*** Opening SOURCE MATERIAL ***
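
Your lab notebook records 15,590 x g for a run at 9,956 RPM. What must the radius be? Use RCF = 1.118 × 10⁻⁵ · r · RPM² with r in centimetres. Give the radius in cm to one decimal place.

RCF = 1.118 × 10⁻⁵ × r × N²
15590 = 1.118 × 10⁻⁵ × r × (9956)²
r = 15590 / (1.118 × 10⁻⁵ × 99,121,936) = 15590 / 1108.183 ≈ 14.068 cm

14.1 cm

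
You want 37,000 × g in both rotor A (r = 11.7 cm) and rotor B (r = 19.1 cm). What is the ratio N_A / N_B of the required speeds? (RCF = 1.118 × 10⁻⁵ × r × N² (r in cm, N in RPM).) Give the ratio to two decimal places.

1.28

At fixed RCF, N ∝ 1/√r, so N_A/N_B = √(r_B/r_A) = √(19.1/11.7) = √1.632479 = 1.2777.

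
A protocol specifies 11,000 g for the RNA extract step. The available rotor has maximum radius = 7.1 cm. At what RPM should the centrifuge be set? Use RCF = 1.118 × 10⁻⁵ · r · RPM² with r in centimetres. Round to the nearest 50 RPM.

RCF = 1.118 × 10⁻⁵ × r × N²
11,000 = 1.118 × 10⁻⁵ × 7.1 × N²
N² = 11,000 / (7.9378 × 10⁻⁵) = 138,577,440
N ≈ √138,577,440 ≈ 11,771.9

≈ 11750 RPM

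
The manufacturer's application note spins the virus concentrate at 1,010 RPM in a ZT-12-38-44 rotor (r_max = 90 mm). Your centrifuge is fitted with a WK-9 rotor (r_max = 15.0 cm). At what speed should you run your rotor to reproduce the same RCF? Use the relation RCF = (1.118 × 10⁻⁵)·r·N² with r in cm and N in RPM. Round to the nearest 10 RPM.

780 RPM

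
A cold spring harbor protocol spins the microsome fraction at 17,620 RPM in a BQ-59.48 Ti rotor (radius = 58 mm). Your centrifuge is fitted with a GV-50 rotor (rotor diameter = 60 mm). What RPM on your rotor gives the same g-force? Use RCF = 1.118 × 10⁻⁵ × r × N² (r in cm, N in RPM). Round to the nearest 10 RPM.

≈ 24500 RPM

Original rotor: r = 58 mm = 5.8 cm
RCF_original = 1.118 × 10⁻⁵ × 5.8 × (17620)² = 1.118 × 10⁻⁵ × 5.8 × 310,464,400 ≈ 20,131.8 × g
Your rotor: r = 60 mm / 2 = 30 mm = 3 cm
20,131.8 = 1.118 × 10⁻⁵ × 3 × N²
N² = 20,131.8 / (3.354 × 10⁻⁵) = 600,232,558
N ≈ √600,232,558 ≈ 24,499.6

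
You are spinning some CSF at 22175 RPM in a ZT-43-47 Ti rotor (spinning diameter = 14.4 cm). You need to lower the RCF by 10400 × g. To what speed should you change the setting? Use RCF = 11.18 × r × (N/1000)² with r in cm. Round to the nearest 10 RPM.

≈ 19040 RPM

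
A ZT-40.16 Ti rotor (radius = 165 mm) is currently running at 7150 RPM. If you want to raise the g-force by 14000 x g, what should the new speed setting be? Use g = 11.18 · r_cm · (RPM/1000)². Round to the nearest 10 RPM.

N₂ ≈ 11270 RPM

r = 165 mm = 16.5 cm
Current RCF = 11.18 × 16.5 × (7.15)² = 11.18 × 16.5 × 51.1225 ≈ 9,430.6 × g
Target RCF = 9,430.6 + 14,000 = 23,430.6 × g
(N/1000)² = 23,430.6 / 184.47 = 127.0158
N = 1000 × √127.0158 ≈ 11,270.1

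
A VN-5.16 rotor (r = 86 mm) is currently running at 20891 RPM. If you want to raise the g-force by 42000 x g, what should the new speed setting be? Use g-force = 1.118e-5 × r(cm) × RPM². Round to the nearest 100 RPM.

≈ 29600 RPM

r = 86 mm = 8.6 cm
Current RCF = 1.118 × 10⁻⁵ × 8.6 × (20891)² = 1.118 × 10⁻⁵ × 8.6 × 436,433,881 ≈ 41,962.2 × g
Target RCF = 41,962.2 + 42,000 = 83,962.2 × g
N² = 83,962.2 / (9.6148 × 10⁻⁵) = 873,259,974
N ≈ √873,259,974 ≈ 29,551.0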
*** Closing SOURCE MATERIAL ***
* **EXERCISE PROMPT**:
Every entry is to be restated exactly, with no line dropped.

* **ANSWER SPACE**:
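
Your lab notebook records 15,590 x g for a run at 9,956 RPM. What must the radius be? Use RCF = 1.118 × 10⁻⁵ · r · RPM² with r in centimetres. Give the radius in cm to one decimal place.

RCF = 1.118 × 10⁻⁵ × r × N²
15590 = 1.118 × 10⁻⁵ × r × (9956)²
r = 15590 / (1.118 × 10⁻⁵ × 99,121,936) = 15590 / 1108.183 ≈ 14.068 cm

14.1 cm

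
You want 37,000 × g in both rotor A (r = 11.7 cm) and rotor B (r = 19.1 cm). What is the ratio N_A / N_B of the required speeds? (RCF = 1.118 × 10⁻⁵ × r × N² (r in cm, N in RPM).) Give the ratio to two decimal places.

1.28

At fixed RCF, N ∝ 1/√r, so N_A/N_B = √(r_B/r_A) = √(19.1/11.7) = √1.632479 = 1.2777.

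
A protocol specifies 11,000 g for the RNA extract step. The available rotor has maximum radius = 7.1 cm. At what RPM should the centrifuge be set? Use RCF = 1.118 × 10⁻⁵ · r · RPM² with r in centimetres. Round to the nearest 50 RPM.

RCF = 1.118 × 10⁻⁵ × r × N²
11,000 = 1.118 × 10⁻⁵ × 7.1 × N²
N² = 11,000 / (7.9378 × 10⁻⁵) = 138,577,440
N ≈ √138,577,440 ≈ 11,771.9

≈ 11750 RPM

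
The manufacturer's application note spins the virus concentrate at 1,010 RPM in a ZT-12-38-44 rotor (r_max = 90 mm). Your centrifuge is fitted with a WK-9 rotor (r_max = 15.0 cm). At what speed should you run your rotor to reproduce the same RCF? Use the relation RCF = (1.118 × 10⁻⁵)·r·N² with r in cm and N in RPM. Round to the nearest 10 RPM.

780 RPM

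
A cold spring harbor protocol spins the microsome fraction at 17,620 RPM in a BQ-59.48 Ti rotor (radius = 58 mm). Your centrifuge is fitted with a GV-50 rotor (rotor diameter = 60 mm). What RPM on your rotor gives the same g-force? Use RCF = 1.118 × 10⁻⁵ × r × N² (r in cm, N in RPM). Round to the nearest 10 RPM.

≈ 24500 RPM

Original rotor: r = 58 mm = 5.8 cm
RCF_original = 1.118 × 10⁻⁵ × 5.8 × (17620)² = 1.118 × 10⁻⁵ × 5.8 × 310,464,400 ≈ 20,131.8 × g
Your rotor: r = 60 mm / 2 = 30 mm = 3 cm
20,131.8 = 1.118 × 10⁻⁵ × 3 × N²
N² = 20,131.8 / (3.354 × 10⁻⁵) = 600,232,558
N ≈ √600,232,558 ≈ 24,499.6

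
You are spinning some CSF at 22175 RPM in a ZT-43-47 Ti rotor (spinning diameter = 14.4 cm). You need to lower the RCF by 10400 × g. To what speed should you change the setting? Use RCF = 11.18 × r × (N/1000)² with r in cm. Round to the nearest 10 RPM.

≈ 19040 RPM

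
A ZT-40.16 Ti rotor (radius = 165 mm) is currently running at 7150 RPM. If you want to raise the g-force by 14000 x g, what should the new speed setting be? Use g = 11.18 · r_cm · (RPM/1000)². Round to the nearest 10 RPM.

N₂ ≈ 11270 RPM

r = 165 mm = 16.5 cm
Current RCF = 11.18 × 16.5 × (7.15)² = 11.18 × 16.5 × 51.1225 ≈ 9,430.6 × g
Target RCF = 9,430.6 + 14,000 = 23,430.6 × g
(N/1000)² = 23,430.6 / 184.47 = 127.0158
N = 1000 × √127.0158 ≈ 11,270.1

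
A VN-5.16 rotor (r = 86 mm) is currently running at 20891 RPM. If you want to raise the g-force by 42000 x g, what should the new speed setting be? Use g-force = 1.118e-5 × r(cm) × RPM². Round to the nearest 100 RPM.

≈ 29600 RPM

r = 86 mm = 8.6 cm
Current RCF = 1.118 × 10⁻⁵ × 8.6 × (20891)² = 1.118 × 10⁻⁵ × 8.6 × 436,433,881 ≈ 41,962.2 × g
Target RCF = 41,962.2 + 42,000 = 83,962.2 × g
N² = 83,962.2 / (9.6148 × 10⁻⁵) = 873,259,974
N ≈ √873,259,974 ≈ 29,551.0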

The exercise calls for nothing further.